(Beginning of Available records)
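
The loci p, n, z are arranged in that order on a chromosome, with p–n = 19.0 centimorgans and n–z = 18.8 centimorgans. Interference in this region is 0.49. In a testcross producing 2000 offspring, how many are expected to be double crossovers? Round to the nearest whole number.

Map distances give recombination frequencies of 0.190 and 0.188 for the two intervals.
With interference 0.49 (so coincidence = 0.51), expected double-crossover frequency = 0.190 × 0.188 × 0.51 = 0.01822.
Expected number = 0.01822 × 2000 = 36.43 ≈ 36.

36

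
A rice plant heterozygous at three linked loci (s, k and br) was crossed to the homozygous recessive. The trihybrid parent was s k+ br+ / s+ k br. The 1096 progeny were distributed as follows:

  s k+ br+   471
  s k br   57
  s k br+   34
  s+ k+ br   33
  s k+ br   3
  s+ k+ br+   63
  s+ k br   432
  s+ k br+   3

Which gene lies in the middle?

The two rarest classes, s k+ br and s+ k br+, are the double crossovers. Comparing them with the parentals, only the br allele has switched, so br is the middle locus and the order is k – br – s.

br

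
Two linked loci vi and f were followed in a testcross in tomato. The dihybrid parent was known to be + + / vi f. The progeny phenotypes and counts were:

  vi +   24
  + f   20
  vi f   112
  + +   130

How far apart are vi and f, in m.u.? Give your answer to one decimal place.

The recombinant classes are + f and vi +: 20 + 24 = 44.
Recombination frequency = 44/286 = 0.1538 ≈ 15.4%, i.e. 15.4 m.u.

15.4 m.u.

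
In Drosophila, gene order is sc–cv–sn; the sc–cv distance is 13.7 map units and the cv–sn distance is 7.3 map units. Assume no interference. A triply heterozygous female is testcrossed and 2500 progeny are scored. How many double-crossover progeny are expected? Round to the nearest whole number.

25

Map distances give recombination frequencies of 0.137 and 0.073 for the two intervals.
With no interference, expected double-crossover frequency = 0.137 × 0.073 = 0.01000.
Expected number = 0.01000 × 2500 = 25.00 ≈ 25.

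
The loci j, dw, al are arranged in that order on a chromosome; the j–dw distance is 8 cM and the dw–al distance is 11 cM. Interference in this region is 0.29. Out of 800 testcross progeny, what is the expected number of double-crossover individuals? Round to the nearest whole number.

5

Map distances give recombination frequencies of 0.080 and 0.110 for the two intervals.
With interference 0.29 (so coincidence = 0.71), expected double-crossover frequency = 0.080 × 0.110 × 0.71 = 0.00625.
Expected number = 0.00625 × 800 = 5.00 ≈ 5.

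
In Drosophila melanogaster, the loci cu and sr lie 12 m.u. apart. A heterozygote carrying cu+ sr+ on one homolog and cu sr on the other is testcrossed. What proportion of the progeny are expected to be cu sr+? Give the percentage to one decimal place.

A map distance of 12 m.u. corresponds to a recombination frequency of 0.120.
The F1 is cu+ sr+ / cu sr, so cu sr+ is a recombinant gamete class with expected frequency r/2 = 0.120/2 = 0.0600.
That is 0.0600 = 6.0% of the progeny.

6.0%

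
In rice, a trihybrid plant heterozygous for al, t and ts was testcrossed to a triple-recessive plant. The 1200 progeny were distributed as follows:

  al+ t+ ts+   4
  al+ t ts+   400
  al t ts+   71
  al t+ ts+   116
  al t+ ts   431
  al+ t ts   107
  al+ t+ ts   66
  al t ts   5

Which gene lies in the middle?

The two most frequent reciprocal classes, al+ t ts+ and al t+ ts, are the parental types, so the F1 was al+ t ts+ / al t+ ts.
The two rarest classes, al+ t+ ts+ and al t ts, are the double crossovers. Comparing them with the parentals, only the t allele has switched, so t is the middle locus and the order is ts – t – al.

t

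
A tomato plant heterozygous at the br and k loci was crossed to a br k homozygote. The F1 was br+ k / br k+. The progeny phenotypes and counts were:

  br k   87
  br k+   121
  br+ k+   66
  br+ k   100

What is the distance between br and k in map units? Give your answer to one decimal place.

The recombinant classes are br+ k+ and br k: 66 + 87 = 153.
Recombination frequency = 153/374 = 0.4091 ≈ 40.9%, i.e. 40.9 map units.

40.9 map units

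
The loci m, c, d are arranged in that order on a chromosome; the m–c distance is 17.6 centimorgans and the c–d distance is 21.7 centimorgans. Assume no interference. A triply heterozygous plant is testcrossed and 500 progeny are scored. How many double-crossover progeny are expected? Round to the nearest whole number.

Map distances give recombination frequencies of 0.176 and 0.217 for the two intervals.
With no interference, expected double-crossover frequency = 0.176 × 0.217 = 0.03819.
Expected number = 0.03819 × 500 = 19.10 ≈ 19.

19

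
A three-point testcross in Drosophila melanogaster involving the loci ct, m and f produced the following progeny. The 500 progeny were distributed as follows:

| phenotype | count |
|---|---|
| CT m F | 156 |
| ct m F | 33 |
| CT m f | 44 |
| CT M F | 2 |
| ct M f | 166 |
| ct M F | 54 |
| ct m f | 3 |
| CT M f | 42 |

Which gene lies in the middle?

m

The two most frequent reciprocal classes, ct M f and CT m F, are the parental types, so the F1 was ct M f / CT m F.
The two rarest classes, ct m f and CT M F, are the double crossovers. Comparing them with the parentals, only the m allele has switched, so m is the middle locus and the order is ct – m – f.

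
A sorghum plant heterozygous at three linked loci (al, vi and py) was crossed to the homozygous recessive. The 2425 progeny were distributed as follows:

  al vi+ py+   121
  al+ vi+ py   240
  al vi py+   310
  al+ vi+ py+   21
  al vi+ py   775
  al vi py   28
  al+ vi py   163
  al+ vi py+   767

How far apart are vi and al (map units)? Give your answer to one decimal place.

The two most frequent reciprocal classes, al+ vi py+ and al vi+ py, are the parental types, so the F1 was al+ vi py+ / al vi+ py.
The two rarest classes, al+ vi+ py+ and al vi py, are the double crossovers. Comparing them with the parentals, only the vi allele has switched, so vi is the middle locus and the order is py – vi – al.
Crossovers in the vi–al interval produce the single-crossover classes al vi py+ and al+ vi+ py (310 + 240 = 550) plus the double crossovers (49).
RF(vi–al) = (550 + 49) / 2425 = 599/2425 = 0.2470 → 24.7 map units.

24.7 map units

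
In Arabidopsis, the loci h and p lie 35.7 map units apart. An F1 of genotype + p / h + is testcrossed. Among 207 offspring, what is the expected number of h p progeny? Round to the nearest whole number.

A map distance of 35.7 map units corresponds to a recombination frequency of 0.357.
The F1 is + p / h +, so h p is a recombinant gamete class with expected frequency r/2 = 0.357/2 = 0.1785.
Expected number = 0.1785 × 207 = 36.95 ≈ 37.

37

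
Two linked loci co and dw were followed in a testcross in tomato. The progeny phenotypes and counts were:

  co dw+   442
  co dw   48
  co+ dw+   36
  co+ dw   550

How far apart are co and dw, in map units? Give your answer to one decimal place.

The two most frequent classes, co+ dw (550) and co dw+ (442), are the parental types, so the F1 was co+ dw / co dw+.
The recombinant classes are co+ dw+ and co dw: 36 + 48 = 84.
Recombination frequency = 84/1076 = 0.0781 ≈ 7.8%, i.e. 7.8 map units.

7.8 map units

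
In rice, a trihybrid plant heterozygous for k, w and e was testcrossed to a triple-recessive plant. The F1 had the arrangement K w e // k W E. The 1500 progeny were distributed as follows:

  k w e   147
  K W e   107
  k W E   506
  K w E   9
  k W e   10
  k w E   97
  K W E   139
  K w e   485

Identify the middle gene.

e

The two rarest classes, K w E and k W e, are the double crossovers. Comparing them with the parentals, only the e allele has switched, so e is the middle locus and the order is k – e – w.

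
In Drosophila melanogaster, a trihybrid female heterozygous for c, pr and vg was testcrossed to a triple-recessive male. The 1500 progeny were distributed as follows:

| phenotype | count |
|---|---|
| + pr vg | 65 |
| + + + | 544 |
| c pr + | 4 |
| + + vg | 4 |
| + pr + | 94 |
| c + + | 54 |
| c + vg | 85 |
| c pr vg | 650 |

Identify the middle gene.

The two most frequent reciprocal classes, c pr vg and + + +, are the parental types, so the F1 was c pr vg / + + +.
The two rarest classes, c pr + and + + vg, are the double crossovers. Comparing them with the parentals, only the vg allele has switched, so vg is the middle locus and the order is c – vg – pr.

vg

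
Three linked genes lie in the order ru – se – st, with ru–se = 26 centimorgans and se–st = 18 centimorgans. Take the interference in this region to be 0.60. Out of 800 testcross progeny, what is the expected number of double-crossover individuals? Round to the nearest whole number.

Map distances give recombination frequencies of 0.260 and 0.180 for the two intervals.
With interference 0.60 (so coincidence = 0.40), expected double-crossover frequency = 0.260 × 0.180 × 0.40 = 0.01872.
Expected number = 0.01872 × 800 = 14.98 ≈ 15.

15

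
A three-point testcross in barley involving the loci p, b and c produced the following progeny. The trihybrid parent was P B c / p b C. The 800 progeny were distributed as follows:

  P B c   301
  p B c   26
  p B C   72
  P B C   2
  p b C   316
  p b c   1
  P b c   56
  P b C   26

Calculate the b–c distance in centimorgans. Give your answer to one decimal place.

The two rarest classes, P B C and p b c, are the double crossovers. Comparing them with the parentals, only the c allele has switched, so c is the middle locus and the order is b – c – p.
Crossovers in the b–c interval produce the single-crossover classes P b c and p B C (56 + 72 = 128) plus the double crossovers (3).
RF(b–c) = (128 + 3) / 800 = 131/800 = 0.1638 → 16.4 centimorgans.

16.4 centimorgans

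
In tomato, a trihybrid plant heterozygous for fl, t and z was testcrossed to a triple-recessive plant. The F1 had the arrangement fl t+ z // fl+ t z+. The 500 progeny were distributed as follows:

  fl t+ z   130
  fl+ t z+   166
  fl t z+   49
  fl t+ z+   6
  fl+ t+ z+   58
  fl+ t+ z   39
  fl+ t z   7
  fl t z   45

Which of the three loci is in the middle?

The two rarest classes, fl t+ z+ and fl+ t z, are the double crossovers. Comparing them with the parentals, only the z allele has switched, so z is the middle locus and the order is t – z – fl.

z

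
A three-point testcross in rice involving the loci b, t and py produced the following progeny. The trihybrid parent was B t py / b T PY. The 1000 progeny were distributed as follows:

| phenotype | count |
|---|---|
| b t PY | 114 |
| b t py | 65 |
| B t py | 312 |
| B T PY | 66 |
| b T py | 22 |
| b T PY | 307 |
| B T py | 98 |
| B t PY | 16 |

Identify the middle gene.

py

The two rarest classes, B t PY and b T py, are the double crossovers. Comparing them with the parentals, only the py allele has switched, so py is the middle locus and the order is b – py – t.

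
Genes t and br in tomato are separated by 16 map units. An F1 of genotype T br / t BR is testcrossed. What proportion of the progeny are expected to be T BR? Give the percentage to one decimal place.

A map distance of 16 map units corresponds to a recombination frequency of 0.160.
The F1 is T br / t BR, so T BR is a recombinant gamete class with expected frequency r/2 = 0.160/2 = 0.0800.
That is 0.0800 = 8.0% of the progeny.

8.0%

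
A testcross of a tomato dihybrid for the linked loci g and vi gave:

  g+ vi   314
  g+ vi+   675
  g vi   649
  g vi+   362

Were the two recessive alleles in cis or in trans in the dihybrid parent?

cis

The two most frequent classes are g+ vi+ (675) and g vi (649); these are the parental (non-recombinant) types.
So the F1 carried g+ vi+ on one chromosome and g vi on the other — the recessive alleles are on the same chromosome (cis / coupling).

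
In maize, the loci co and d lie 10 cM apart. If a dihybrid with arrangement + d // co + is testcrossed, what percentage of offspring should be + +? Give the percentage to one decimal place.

A map distance of 10 cM corresponds to a recombination frequency of 0.100.
The F1 is + d / co +, so + + is a recombinant gamete class with expected frequency r/2 = 0.100/2 = 0.0500.
That is 0.0500 = 5.0% of the progeny.

5.0%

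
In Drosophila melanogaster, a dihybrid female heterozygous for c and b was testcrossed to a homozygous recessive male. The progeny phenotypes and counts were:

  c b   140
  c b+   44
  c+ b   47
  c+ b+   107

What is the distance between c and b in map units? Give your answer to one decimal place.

26.9 map units

The two most frequent classes, c+ b+ (107) and c b (140), are the parental types, so the F1 was c+ b+ / c b.
The recombinant classes are c+ b and c b+: 47 + 44 = 91.
Recombination frequency = 91/338 = 0.2692 ≈ 26.9%, i.e. 26.9 map units.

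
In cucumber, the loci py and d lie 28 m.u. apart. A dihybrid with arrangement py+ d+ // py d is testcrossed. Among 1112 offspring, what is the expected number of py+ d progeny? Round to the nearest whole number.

156

A map distance of 28 m.u. corresponds to a recombination frequency of 0.280.
The F1 is py+ d+ / py d, so py+ d is a recombinant gamete class with expected frequency r/2 = 0.280/2 = 0.1400.
Expected number = 0.1400 × 1112 = 155.68 ≈ 156.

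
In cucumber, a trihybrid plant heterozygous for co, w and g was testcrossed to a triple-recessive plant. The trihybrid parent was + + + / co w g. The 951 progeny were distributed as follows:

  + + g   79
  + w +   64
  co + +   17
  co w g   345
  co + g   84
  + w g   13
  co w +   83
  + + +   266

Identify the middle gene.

co

The two rarest classes, co + + and + w g, are the double crossovers. Comparing them with the parentals, only the co allele has switched, so co is the middle locus and the order is w – co – g.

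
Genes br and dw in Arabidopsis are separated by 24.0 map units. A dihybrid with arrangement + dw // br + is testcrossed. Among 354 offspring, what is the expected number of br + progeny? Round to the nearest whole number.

A map distance of 24.0 map units corresponds to a recombination frequency of 0.240.
The F1 is + dw / br +, so br + is a parental gamete class with expected frequency (1 − r)/2 = 0.760/2 = 0.3800.
Expected number = 0.3800 × 354 = 134.52 ≈ 135.

135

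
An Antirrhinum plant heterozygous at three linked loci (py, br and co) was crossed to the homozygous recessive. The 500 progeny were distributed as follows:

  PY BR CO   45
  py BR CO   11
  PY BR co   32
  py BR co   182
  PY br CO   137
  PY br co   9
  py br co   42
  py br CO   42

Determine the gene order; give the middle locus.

co

The two most frequent reciprocal classes, py BR co and PY br CO, are the parental types, so the F1 was py BR co / PY br CO.
The two rarest classes, py BR CO and PY br co, are the double crossovers. Comparing them with the parentals, only the co allele has switched, so co is the middle locus and the order is py – co – br.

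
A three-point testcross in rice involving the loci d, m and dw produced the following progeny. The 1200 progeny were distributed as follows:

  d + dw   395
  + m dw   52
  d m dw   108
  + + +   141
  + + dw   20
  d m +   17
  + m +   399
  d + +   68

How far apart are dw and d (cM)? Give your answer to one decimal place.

The two most frequent reciprocal classes, d + dw and + m +, are the parental types, so the F1 was d + dw / + m +.
The two rarest classes, + + dw and d m +, are the double crossovers. Comparing them with the parentals, only the d allele has switched, so d is the middle locus and the order is dw – d – m.
Crossovers in the dw–d interval produce the single-crossover classes d + + and + m dw (68 + 52 = 120) plus the double crossovers (37).
RF(dw–d) = (120 + 37) / 1200 = 157/1200 = 0.1308 → 13.1 cM.

13.1 cM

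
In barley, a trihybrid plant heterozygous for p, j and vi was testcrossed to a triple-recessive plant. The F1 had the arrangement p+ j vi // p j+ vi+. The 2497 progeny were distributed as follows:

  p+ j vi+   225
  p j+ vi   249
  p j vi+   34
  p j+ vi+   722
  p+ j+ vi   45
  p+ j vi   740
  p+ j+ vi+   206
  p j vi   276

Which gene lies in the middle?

The two rarest classes, p+ j+ vi and p j vi+, are the double crossovers. Comparing them with the parentals, only the j allele has switched, so j is the middle locus and the order is p – j – vi.

j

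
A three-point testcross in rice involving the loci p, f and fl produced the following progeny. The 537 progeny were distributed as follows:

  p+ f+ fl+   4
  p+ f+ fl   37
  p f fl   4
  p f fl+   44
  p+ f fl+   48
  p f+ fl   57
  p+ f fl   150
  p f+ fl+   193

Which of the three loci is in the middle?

The two most frequent reciprocal classes, p f+ fl+ and p+ f fl, are the parental types, so the F1 was p f+ fl+ / p+ f fl.
The two rarest classes, p+ f+ fl+ and p f fl, are the double crossovers. Comparing them with the parentals, only the p allele has switched, so p is the middle locus and the order is f – p – fl.

p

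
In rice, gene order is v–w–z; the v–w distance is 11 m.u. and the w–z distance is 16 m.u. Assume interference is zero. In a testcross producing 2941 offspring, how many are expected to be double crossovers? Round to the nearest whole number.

Map distances give recombination frequencies of 0.110 and 0.160 for the two intervals.
With no interference, expected double-crossover frequency = 0.110 × 0.160 = 0.01760.
Expected number = 0.01760 × 2941 = 51.76 ≈ 52.

52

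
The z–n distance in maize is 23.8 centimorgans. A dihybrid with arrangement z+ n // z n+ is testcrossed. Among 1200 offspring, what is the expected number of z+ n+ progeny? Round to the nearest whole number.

143

A map distance of 23.8 centimorgans corresponds to a recombination frequency of 0.238.
The F1 is z+ n / z n+, so z+ n+ is a recombinant gamete class with expected frequency r/2 = 0.238/2 = 0.1190.
Expected number = 0.1190 × 1200 = 142.80 ≈ 143.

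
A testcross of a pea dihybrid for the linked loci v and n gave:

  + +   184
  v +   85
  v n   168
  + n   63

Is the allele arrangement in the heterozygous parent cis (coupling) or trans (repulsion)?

cis

The two most frequent classes are + + (184) and v n (168); these are the parental (non-recombinant) types.
So the F1 carried + + on one chromosome and v n on the other — the recessive alleles are on the same chromosome (cis / coupling).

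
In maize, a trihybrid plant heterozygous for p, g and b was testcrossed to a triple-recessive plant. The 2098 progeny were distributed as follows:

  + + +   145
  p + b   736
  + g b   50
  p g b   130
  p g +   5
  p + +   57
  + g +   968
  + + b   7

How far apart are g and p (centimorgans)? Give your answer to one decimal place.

13.7 centimorgans

The two most frequent reciprocal classes, + g + and p + b, are the parental types, so the F1 was + g + / p + b.
The two rarest classes, p g + and + + b, are the double crossovers. Comparing them with the parentals, only the p allele has switched, so p is the middle locus and the order is b – p – g.
Crossovers in the p–g interval produce the single-crossover classes + + + and p g b (145 + 130 = 275) plus the double crossovers (12).
RF(p–g) = (275 + 12) / 2098 = 287/2098 = 0.1368 → 13.7 centimorgans.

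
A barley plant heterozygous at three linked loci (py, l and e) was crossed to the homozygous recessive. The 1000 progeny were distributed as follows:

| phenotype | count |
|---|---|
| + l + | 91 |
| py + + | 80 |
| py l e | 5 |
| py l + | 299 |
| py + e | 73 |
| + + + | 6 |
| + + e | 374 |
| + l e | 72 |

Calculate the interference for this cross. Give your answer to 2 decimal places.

The two most frequent reciprocal classes, + + e and py l +, are the parental types, so the F1 was + + e / py l +.
The two rarest classes, + + + and py l e, are the double crossovers. Comparing them with the parentals, only the e allele has switched, so e is the middle locus and the order is py – e – l.
py–e: (164 + 11)/1000 = 0.1750; e–l: (152 + 11)/1000 = 0.1630.
Expected DCO frequency = 0.1750 × 0.1630 ≈ 0.02852; observed = 11/1000 ≈ 0.01100.
Coefficient of coincidence = 0.01100/0.02852 ≈ 0.39; interference = 1 − 0.39 = 0.61.

0.61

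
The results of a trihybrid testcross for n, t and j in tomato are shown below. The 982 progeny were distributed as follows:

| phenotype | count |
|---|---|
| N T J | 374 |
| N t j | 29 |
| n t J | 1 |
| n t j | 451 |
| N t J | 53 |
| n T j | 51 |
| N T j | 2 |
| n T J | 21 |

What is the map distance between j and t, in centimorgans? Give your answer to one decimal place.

The two most frequent reciprocal classes, N T J and n t j, are the parental types, so the F1 was N T J / n t j.
The two rarest classes, N T j and n t J, are the double crossovers. Comparing them with the parentals, only the j allele has switched, so j is the middle locus and the order is t – j – n.
Crossovers in the t–j interval produce the single-crossover classes N t J and n T j (53 + 51 = 104) plus the double crossovers (3).
RF(t–j) = (104 + 3) / 982 = 107/982 = 0.1090 → 10.9 centimorgans.

10.9 centimorgans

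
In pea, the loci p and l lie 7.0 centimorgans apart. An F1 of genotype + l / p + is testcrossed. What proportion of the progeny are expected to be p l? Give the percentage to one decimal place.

A map distance of 7.0 centimorgans corresponds to a recombination frequency of 0.070.
The F1 is + l / p +, so p l is a recombinant gamete class with expected frequency r/2 = 0.070/2 = 0.0350.
That is 0.0350 = 3.5% of the progeny.

3.5%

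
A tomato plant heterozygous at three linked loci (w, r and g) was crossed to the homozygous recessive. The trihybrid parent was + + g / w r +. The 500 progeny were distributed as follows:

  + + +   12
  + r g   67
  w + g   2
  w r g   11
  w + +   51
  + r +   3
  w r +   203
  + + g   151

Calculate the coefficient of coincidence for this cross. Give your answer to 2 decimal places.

The two rarest classes, w + g and + r +, are the double crossovers. Comparing them with the parentals, only the w allele has switched, so w is the middle locus and the order is r – w – g.
r–w: (118 + 5)/500 = 0.2460; w–g: (23 + 5)/500 = 0.0560.
Expected DCO frequency = 0.2460 × 0.0560 ≈ 0.01378; observed = 5/500 ≈ 0.01000.
Coefficient of coincidence = 0.01000/0.01378 ≈ 0.73.

0.73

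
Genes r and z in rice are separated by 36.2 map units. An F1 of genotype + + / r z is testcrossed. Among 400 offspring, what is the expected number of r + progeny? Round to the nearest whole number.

A map distance of 36.2 map units corresponds to a recombination frequency of 0.362.
The F1 is + + / r z, so r + is a recombinant gamete class with expected frequency r/2 = 0.362/2 = 0.1810.
Expected number = 0.1810 × 400 = 72.40 ≈ 72.

72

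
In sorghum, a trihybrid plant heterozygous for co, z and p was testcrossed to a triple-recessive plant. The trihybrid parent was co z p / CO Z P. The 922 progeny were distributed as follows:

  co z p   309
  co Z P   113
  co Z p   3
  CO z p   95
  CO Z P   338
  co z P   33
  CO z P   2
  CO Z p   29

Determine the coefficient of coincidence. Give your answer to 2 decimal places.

The two rarest classes, co Z p and CO z P, are the double crossovers. Comparing them with the parentals, only the z allele has switched, so z is the middle locus and the order is co – z – p.
co–z: (208 + 5)/922 = 0.2310; z–p: (62 + 5)/922 = 0.0727.
Expected DCO frequency = 0.2310 × 0.0727 ≈ 0.01679; observed = 5/922 ≈ 0.00542.
Coefficient of coincidence = 0.00542/0.01679 ≈ 0.32.

0.32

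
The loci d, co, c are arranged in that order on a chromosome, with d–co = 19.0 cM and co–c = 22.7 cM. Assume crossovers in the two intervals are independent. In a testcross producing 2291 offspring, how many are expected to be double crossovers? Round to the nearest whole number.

99

Map distances give recombination frequencies of 0.190 and 0.227 for the two intervals.
With no interference, expected double-crossover frequency = 0.190 × 0.227 = 0.04313.
Expected number = 0.04313 × 2291 = 98.81 ≈ 99.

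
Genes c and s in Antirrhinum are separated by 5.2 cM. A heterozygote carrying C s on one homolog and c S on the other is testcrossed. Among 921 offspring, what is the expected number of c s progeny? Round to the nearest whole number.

A map distance of 5.2 cM corresponds to a recombination frequency of 0.052.
The F1 is C s / c S, so c s is a recombinant gamete class with expected frequency r/2 = 0.052/2 = 0.0260.
Expected number = 0.0260 × 921 = 23.95 ≈ 24.

24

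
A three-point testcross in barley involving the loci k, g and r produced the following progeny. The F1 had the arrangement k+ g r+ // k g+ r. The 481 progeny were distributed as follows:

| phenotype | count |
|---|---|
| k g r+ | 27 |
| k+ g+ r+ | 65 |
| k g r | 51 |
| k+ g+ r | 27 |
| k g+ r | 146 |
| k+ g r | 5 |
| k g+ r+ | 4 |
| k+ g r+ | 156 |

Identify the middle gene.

The two rarest classes, k+ g r and k g+ r+, are the double crossovers. Comparing them with the parentals, only the r allele has switched, so r is the middle locus and the order is k – r – g.

r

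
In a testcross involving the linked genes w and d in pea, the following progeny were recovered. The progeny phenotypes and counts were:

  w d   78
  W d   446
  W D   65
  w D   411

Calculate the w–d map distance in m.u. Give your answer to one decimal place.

14.3 m.u.

The two most frequent classes, W d (446) and w D (411), are the parental types, so the F1 was W d / w D.
The recombinant classes are W D and w d: 65 + 78 = 143.
Recombination frequency = 143/1000 = 0.1430 ≈ 14.3%, i.e. 14.3 m.u.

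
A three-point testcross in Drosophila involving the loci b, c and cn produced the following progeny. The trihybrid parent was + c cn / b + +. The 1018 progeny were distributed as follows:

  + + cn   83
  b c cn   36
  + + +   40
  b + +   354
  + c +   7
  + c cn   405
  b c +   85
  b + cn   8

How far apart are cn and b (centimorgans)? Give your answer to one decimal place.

The two rarest classes, + c + and b + cn, are the double crossovers. Comparing them with the parentals, only the cn allele has switched, so cn is the middle locus and the order is b – cn – c.
Crossovers in the b–cn interval produce the single-crossover classes b c cn and + + + (36 + 40 = 76) plus the double crossovers (15).
RF(b–cn) = (76 + 15) / 1018 = 91/1018 = 0.0894 → 8.9 centimorgans.

8.9 centimorgans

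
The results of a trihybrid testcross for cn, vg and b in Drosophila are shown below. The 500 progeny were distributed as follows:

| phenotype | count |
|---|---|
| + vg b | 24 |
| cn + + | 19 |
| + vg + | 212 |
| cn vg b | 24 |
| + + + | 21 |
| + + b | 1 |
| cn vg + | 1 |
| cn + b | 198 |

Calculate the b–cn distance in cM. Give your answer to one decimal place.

9.0 cM

The two most frequent reciprocal classes, + vg + and cn + b, are the parental types, so the F1 was + vg + / cn + b.
The two rarest classes, cn vg + and + + b, are the double crossovers. Comparing them with the parentals, only the cn allele has switched, so cn is the middle locus and the order is b – cn – vg.
Crossovers in the b–cn interval produce the single-crossover classes + vg b and cn + + (24 + 19 = 43) plus the double crossovers (2).
RF(b–cn) = (43 + 2) / 500 = 45/500 = 0.0900 → 9.0 cM.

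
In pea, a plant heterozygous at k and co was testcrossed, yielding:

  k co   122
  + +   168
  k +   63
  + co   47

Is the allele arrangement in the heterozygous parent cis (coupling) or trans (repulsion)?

The two most frequent classes are + + (168) and k co (122); these are the parental (non-recombinant) types.
So the F1 carried + + on one chromosome and k co on the other — the recessive alleles are on the same chromosome (cis / coupling).

cis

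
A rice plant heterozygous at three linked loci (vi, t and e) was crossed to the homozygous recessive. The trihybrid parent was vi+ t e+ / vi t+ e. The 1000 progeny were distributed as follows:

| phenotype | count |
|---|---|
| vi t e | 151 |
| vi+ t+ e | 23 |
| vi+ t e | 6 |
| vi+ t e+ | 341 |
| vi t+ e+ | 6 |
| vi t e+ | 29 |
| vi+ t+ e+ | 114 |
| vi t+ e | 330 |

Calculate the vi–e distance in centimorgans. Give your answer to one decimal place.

The two rarest classes, vi+ t e and vi t+ e+, are the double crossovers. Comparing them with the parentals, only the e allele has switched, so e is the middle locus and the order is vi – e – t.
Crossovers in the vi–e interval produce the single-crossover classes vi t e+ and vi+ t+ e (29 + 23 = 52) plus the double crossovers (12).
RF(vi–e) = (52 + 12) / 1000 = 64/1000 = 0.0640 → 6.4 centimorgans.

6.4 centimorgans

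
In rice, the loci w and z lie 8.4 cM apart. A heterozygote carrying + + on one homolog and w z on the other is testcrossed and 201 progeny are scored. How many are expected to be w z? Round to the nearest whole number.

A map distance of 8.4 cM corresponds to a recombination frequency of 0.084.
The F1 is + + / w z, so w z is a parental gamete class with expected frequency (1 − r)/2 = 0.916/2 = 0.4580.
Expected number = 0.4580 × 201 = 92.06 ≈ 92.

92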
(End of Available records)
:: Task to carry out ::
Pull out each line of the records holding the string "point".

:: Exercise response ::
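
A three-point testcross in Drosophila melanogaster involving the loci ct, m and f produced the following progeny. The 500 progeny were distributed as follows:
A three-point testcross in barley involving the loci p, b and c produced the following progeny. The trihybrid parent was P B c / p b C. The 800 progeny were distributed as follows:
A three-point testcross in rice involving the loci b, t and py produced the following progeny. The trihybrid parent was B t py / b T PY. The 1000 progeny were distributed as follows:
A three-point testcross in rice involving the loci d, m and dw produced the following progeny. The 1200 progeny were distributed as follows:
A three-point testcross in rice involving the loci p, f and fl produced the following progeny. The 537 progeny were distributed as follows:
A three-point testcross in barley involving the loci k, g and r produced the following progeny. The F1 had the arrangement k+ g r+ // k g+ r. The 481 progeny were distributed as follows:
A three-point testcross in Drosophila involving the loci b, c and cn produced the following progeny. The trihybrid parent was + c cn / b + +. The 1018 progeny were distributed as follows: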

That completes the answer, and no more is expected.